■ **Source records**
======
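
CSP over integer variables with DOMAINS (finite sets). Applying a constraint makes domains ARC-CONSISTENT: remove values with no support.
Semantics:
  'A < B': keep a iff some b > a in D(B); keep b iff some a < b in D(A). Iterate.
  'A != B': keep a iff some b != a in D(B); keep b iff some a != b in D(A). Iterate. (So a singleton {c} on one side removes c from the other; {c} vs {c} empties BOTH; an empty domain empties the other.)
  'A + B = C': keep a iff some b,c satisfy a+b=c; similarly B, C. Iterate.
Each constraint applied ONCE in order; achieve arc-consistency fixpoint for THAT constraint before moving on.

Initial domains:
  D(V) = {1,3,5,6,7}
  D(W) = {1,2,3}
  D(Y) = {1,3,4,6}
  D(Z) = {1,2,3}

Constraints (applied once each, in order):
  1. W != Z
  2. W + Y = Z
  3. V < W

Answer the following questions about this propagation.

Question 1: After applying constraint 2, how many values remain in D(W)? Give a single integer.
Answer: 2

Derivation:
Constraint 1 (W != Z) on D(W)={1,2,3} D(Z)={1,2,3}: no change
Constraint 2 (W + Y = Z) on D(W)={1,2,3} D(Y)={1,3,4,6} D(Z)={1,2,3}: W {1,2,3}->{1,2}; Y {1,3,4,6}->{1}; Z {1,2,3}->{2,3}
So after constraint 2: D(W)={1,2}, size = 2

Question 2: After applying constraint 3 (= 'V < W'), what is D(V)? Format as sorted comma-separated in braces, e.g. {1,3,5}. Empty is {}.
Constraint 1 (W != Z) on D(W)={1,2,3} D(Z)={1,2,3}: no change
Constraint 2 (W + Y = Z) on D(W)={1,2,3} D(Y)={1,3,4,6} D(Z)={1,2,3}: W {1,2,3}->{1,2}; Y {1,3,4,6}->{1}; Z {1,2,3}->{2,3}
Constraint 3 (V < W) on D(V)={1,3,5,6,7} D(W)={1,2}: V {1,3,5,6,7}->{1}; W {1,2}->{2}
So after constraint 3: D(V) = {1}

Answer: {1}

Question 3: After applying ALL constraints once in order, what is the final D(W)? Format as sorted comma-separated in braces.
Constraint 1 (W != Z) on D(W)={1,2,3} D(Z)={1,2,3}: no change
Constraint 2 (W + Y = Z) on D(W)={1,2,3} D(Y)={1,3,4,6} D(Z)={1,2,3}: W {1,2,3}->{1,2}; Y {1,3,4,6}->{1}; Z {1,2,3}->{2,3}
Constraint 3 (V < W) on D(V)={1,3,5,6,7} D(W)={1,2}: V {1,3,5,6,7}->{1}; W {1,2}->{2}
So after all 3 constraints: D(W) = {2}

Answer: {2}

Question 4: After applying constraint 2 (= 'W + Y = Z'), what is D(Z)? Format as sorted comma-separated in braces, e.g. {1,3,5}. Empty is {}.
Constraint 1 (W != Z) on D(W)={1,2,3} D(Z)={1,2,3}: no change
Constraint 2 (W + Y = Z) on D(W)={1,2,3} D(Y)={1,3,4,6} D(Z)={1,2,3}: W {1,2,3}->{1,2}; Y {1,3,4,6}->{1}; Z {1,2,3}->{2,3}
So after constraint 2: D(Z) = {2,3}

Answer: {2,3}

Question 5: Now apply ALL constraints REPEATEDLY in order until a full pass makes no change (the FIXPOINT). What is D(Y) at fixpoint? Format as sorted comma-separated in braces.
pass 0 (initial): D(Y)={1,3,4,6}
pass 1: V {1,3,5,6,7}->{1}; W {1,2,3}->{2}; Y {1,3,4,6}->{1}; Z {1,2,3}->{2,3}
pass 2: Z {2,3}->{3}
pass 3: no change
Fixpoint after 3 passes: D(Y) = {1}

Answer: {1}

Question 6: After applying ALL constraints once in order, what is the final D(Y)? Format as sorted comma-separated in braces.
Answer: {1}

Derivation:
Constraint 1 (W != Z) on D(W)={1,2,3} D(Z)={1,2,3}: no change
Constraint 2 (W + Y = Z) on D(W)={1,2,3} D(Y)={1,3,4,6} D(Z)={1,2,3}: W {1,2,3}->{1,2}; Y {1,3,4,6}->{1}; Z {1,2,3}->{2,3}
Constraint 3 (V < W) on D(V)={1,3,5,6,7} D(W)={1,2}: V {1,3,5,6,7}->{1}; W {1,2}->{2}
So after all 3 constraints: D(Y) = {1}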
======
Reproduce without change every line of the entries above, from the one containing "Question 6: After" through the last.

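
Question 6: After applying ALL constraints once in order, what is the final D(Y)? Format as sorted comma-separated in braces.
Answer: {1}

Derivation:
Constraint 1 (W != Z) on D(W)={1,2,3} D(Z)={1,2,3}: no change
Constraint 2 (W + Y = Z) on D(W)={1,2,3} D(Y)={1,3,4,6} D(Z)={1,2,3}: W {1,2,3}->{1,2}; Y {1,3,4,6}->{1}; Z {1,2,3}->{2,3}
Constraint 3 (V < W) on D(V)={1,3,5,6,7} D(W)={1,2}: V {1,3,5,6,7}->{1}; W {1,2}->{2}
So after all 3 constraints: D(Y) = {1}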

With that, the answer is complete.